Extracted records
============
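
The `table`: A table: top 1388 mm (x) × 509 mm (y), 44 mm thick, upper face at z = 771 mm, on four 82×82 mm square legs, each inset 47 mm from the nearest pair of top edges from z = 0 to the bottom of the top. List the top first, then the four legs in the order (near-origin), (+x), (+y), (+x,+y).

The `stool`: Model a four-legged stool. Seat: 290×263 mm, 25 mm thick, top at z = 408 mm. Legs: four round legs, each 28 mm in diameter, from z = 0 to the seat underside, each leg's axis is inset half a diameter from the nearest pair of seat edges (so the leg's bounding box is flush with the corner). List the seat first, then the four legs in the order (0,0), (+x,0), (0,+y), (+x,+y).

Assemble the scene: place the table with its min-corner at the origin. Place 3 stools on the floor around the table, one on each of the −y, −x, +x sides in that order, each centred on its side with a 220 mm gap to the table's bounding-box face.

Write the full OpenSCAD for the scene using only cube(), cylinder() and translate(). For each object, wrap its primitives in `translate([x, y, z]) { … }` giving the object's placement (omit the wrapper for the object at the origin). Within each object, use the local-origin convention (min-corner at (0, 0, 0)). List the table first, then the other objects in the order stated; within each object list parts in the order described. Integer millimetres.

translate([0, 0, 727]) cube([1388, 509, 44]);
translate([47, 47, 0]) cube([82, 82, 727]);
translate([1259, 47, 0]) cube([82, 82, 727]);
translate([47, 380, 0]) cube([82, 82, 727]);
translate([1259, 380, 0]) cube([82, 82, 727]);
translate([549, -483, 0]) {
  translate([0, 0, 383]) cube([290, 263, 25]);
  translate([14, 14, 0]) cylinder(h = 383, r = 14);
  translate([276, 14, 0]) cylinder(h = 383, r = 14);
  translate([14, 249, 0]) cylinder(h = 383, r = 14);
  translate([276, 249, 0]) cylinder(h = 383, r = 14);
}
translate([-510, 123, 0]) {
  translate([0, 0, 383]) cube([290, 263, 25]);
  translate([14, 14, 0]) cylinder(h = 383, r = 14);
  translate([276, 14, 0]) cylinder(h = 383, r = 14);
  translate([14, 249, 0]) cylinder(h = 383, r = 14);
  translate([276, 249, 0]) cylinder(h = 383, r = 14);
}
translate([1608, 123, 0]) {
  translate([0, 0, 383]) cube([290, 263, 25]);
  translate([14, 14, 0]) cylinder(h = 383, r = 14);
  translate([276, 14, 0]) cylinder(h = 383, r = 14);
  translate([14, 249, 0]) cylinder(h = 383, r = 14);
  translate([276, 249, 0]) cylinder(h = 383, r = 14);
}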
============
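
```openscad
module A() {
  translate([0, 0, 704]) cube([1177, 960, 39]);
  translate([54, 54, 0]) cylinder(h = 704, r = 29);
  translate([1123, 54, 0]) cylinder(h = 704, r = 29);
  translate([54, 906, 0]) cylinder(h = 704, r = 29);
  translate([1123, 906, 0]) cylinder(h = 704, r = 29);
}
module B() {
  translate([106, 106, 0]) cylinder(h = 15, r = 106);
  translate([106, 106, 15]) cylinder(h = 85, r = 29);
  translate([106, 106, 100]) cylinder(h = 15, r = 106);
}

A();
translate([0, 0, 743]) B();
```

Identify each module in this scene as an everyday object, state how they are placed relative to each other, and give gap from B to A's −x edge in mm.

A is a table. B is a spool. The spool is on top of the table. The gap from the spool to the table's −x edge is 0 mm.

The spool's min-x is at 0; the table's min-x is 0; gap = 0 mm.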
============
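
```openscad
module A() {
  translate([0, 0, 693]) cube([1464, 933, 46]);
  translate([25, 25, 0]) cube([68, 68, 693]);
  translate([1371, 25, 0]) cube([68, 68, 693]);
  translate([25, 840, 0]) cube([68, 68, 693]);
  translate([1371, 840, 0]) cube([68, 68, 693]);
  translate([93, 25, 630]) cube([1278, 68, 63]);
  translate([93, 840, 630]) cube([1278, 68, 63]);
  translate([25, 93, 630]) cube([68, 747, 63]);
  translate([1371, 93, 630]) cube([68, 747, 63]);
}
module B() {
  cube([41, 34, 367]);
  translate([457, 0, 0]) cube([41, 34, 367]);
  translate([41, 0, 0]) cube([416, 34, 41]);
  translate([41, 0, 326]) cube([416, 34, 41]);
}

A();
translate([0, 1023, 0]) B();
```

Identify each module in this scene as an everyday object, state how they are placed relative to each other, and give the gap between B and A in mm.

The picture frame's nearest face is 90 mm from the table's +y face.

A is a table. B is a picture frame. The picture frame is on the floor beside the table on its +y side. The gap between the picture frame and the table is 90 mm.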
============
§ **WHAT THE TASK REQUIRES**:
Pull every line containing "four" out of the data above.

§ **THE ANSWER**:
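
The `table`: A table: top 1388 mm (x) × 509 mm (y), 44 mm thick, upper face at z = 771 mm, on four 82×82 mm square legs, each inset 47 mm from the nearest pair of top edges from z = 0 to the bottom of the top. List the top first, then the four legs in the order (near-origin), (+x), (+y), (+x,+y).
The `stool`: Model a four-legged stool. Seat: 290×263 mm, 25 mm thick, top at z = 408 mm. Legs: four round legs, each 28 mm in diameter, from z = 0 to the seat underside, each leg's axis is inset half a diameter from the nearest pair of seat edges (so the leg's bounding box is flush with the corner). List the seat first, then the four legs in the order (0,0), (+x,0), (0,+y), (+x,+y).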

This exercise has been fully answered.